> _Task instructions_
A faithful transcription of all the data is required.

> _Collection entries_
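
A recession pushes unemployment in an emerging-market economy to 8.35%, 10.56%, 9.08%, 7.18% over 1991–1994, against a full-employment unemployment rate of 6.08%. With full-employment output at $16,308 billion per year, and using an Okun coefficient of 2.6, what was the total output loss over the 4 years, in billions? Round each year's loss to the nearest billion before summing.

Year 1991: gap = -2.6 × (8.35 - 6.08) = -5.902%, loss ≈ 16308 × 5.902/100 ≈ 962.
Year 1992: gap = -2.6 × (10.56 - 6.08) = -11.648%, loss ≈ 16308 × 11.648/100 ≈ 1900.
Year 1993: gap = -2.6 × (9.08 - 6.08) = -7.8%, loss ≈ 16308 × 7.8/100 ≈ 1272.
Year 1994: gap = -2.6 × (7.18 - 6.08) = -2.86%, loss ≈ 16308 × 2.86/100 ≈ 466.
Total lost output = 962 + 1900 + 1272 + 466 = 4600 billion.

$4,600 billion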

> _Worked solution_
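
A recession pushes unemployment in an emerging-market economy to 8.35%, 10.56%, 9.08%, 7.18% over 1991–1994, against a full-employment unemployment rate of 6.08%. With full-employment output at $16,308 billion per year, and using an Okun coefficient of 2.6, what was the total output loss over the 4 years, in billions? Round each year's loss to the nearest billion before summing.

Year 1991: gap = -2.6 × (8.35 - 6.08) = -5.902%, loss ≈ 16308 × 5.902/100 ≈ 962.
Year 1992: gap = -2.6 × (10.56 - 6.08) = -11.648%, loss ≈ 16308 × 11.648/100 ≈ 1900.
Year 1993: gap = -2.6 × (9.08 - 6.08) = -7.8%, loss ≈ 16308 × 7.8/100 ≈ 1272.
Year 1994: gap = -2.6 × (7.18 - 6.08) = -2.86%, loss ≈ 16308 × 2.86/100 ≈ 466.
Total lost output = 962 + 1900 + 1272 + 466 = 4600 billion.

$4,600 billion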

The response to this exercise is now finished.